[Items from a dataset]
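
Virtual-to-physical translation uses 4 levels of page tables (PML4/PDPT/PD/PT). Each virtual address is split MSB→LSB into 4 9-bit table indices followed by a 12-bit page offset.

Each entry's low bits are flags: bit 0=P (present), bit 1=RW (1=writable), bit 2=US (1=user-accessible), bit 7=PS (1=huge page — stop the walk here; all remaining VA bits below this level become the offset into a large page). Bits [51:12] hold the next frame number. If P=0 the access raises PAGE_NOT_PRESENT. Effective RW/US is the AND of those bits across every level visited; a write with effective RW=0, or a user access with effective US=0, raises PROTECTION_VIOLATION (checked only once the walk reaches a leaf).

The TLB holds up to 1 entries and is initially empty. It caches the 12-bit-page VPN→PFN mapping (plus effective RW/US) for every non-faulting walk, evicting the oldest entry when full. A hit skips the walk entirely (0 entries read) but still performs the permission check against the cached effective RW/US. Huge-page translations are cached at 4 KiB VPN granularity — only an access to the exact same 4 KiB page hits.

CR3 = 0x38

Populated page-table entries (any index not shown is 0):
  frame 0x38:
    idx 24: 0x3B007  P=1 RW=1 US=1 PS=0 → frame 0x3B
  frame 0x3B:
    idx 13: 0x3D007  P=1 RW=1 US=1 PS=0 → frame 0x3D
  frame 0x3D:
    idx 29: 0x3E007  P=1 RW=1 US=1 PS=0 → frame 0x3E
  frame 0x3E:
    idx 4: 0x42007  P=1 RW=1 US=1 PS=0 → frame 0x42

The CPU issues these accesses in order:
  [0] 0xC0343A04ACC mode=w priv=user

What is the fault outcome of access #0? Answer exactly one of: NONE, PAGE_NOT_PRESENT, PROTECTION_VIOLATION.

Trace:
#0 VA=0xC0343A04ACC (w,user):
  L0: frame=0x38 idx=24 entry=0x3B007 [P=1 RW=1 US=1 PS=0]
  L1: frame=0x3B idx=13 entry=0x3D007 [P=1 RW=1 US=1 PS=0]
  L2: frame=0x3D idx=29 entry=0x3E007 [P=1 RW=1 US=1 PS=0]
  L3: frame=0x3E idx=4 entry=0x42007 [P=1 RW=1 US=1 PS=0]
  → PA=0x42ACC  (4 entries read)

Access #0 fault: NONE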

▶ [Task to carry out]: All lines from the one containing "Populated page-table entries" to the end of the data above are to be set down exactly; no others belong in the answer.

▶ [Output below]:
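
Populated page-table entries (any index not shown is 0):
  frame 0x38:
    idx 24: 0x3B007  P=1 RW=1 US=1 PS=0 → frame 0x3B
  frame 0x3B:
    idx 13: 0x3D007  P=1 RW=1 US=1 PS=0 → frame 0x3D
  frame 0x3D:
    idx 29: 0x3E007  P=1 RW=1 US=1 PS=0 → frame 0x3E
  frame 0x3E:
    idx 4: 0x42007  P=1 RW=1 US=1 PS=0 → frame 0x42

The CPU issues these accesses in order:
  [0] 0xC0343A04ACC mode=w priv=user

What is the fault outcome of access #0? Answer exactly one of: NONE, PAGE_NOT_PRESENT, PROTECTION_VIOLATION.

Trace:
#0 VA=0xC0343A04ACC (w,user):
  L0: frame=0x38 idx=24 entry=0x3B007 [P=1 RW=1 US=1 PS=0]
  L1: frame=0x3B idx=13 entry=0x3D007 [P=1 RW=1 US=1 PS=0]
  L2: frame=0x3D idx=29 entry=0x3E007 [P=1 RW=1 US=1 PS=0]
  L3: frame=0x3E idx=4 entry=0x42007 [P=1 RW=1 US=1 PS=0]
  → PA=0x42ACC  (4 entries read)

Access #0 fault: NONE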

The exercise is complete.